## STUDY MATERIAL
>>
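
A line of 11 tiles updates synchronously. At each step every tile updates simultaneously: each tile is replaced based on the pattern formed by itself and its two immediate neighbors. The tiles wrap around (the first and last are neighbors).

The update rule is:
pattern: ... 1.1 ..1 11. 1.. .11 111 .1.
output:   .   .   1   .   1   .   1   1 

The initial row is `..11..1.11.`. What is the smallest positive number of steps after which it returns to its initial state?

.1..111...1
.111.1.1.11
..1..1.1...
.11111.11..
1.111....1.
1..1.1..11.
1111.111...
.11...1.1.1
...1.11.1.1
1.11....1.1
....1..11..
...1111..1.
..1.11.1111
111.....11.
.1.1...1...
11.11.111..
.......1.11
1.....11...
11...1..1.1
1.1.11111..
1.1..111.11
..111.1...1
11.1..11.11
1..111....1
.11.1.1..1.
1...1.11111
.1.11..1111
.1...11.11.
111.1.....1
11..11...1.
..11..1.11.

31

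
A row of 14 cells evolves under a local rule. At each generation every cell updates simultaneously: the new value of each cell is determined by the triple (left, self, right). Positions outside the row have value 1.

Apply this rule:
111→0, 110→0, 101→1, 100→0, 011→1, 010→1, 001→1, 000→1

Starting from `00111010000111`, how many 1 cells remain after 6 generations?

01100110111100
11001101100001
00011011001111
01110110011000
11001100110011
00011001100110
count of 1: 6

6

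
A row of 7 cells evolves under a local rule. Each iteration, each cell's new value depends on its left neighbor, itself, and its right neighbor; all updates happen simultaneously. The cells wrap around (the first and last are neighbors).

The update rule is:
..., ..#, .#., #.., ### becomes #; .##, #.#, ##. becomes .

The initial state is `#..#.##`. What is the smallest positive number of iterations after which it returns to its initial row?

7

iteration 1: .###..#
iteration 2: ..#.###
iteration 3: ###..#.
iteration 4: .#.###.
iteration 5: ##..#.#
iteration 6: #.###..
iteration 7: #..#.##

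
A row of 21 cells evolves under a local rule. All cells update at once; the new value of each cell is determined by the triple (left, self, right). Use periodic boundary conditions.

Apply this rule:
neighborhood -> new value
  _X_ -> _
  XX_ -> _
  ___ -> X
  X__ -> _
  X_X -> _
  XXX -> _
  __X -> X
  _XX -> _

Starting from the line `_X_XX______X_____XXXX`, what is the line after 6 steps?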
<<
## EXERCISE DESCRIPTION
Your answer must consist only of the lines from the one with "neighborhood -> new value" through the final line of the entries, each retyped exactly.

## OUTPUT
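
neighborhood -> new value
  _X_ -> _
  XX_ -> _
  ___ -> X
  X__ -> _
  X_X -> _
  XXX -> _
  __X -> X
  _XX -> _

Starting from the line `_X_XX______X_____XXXX`, what is the line after 6 steps?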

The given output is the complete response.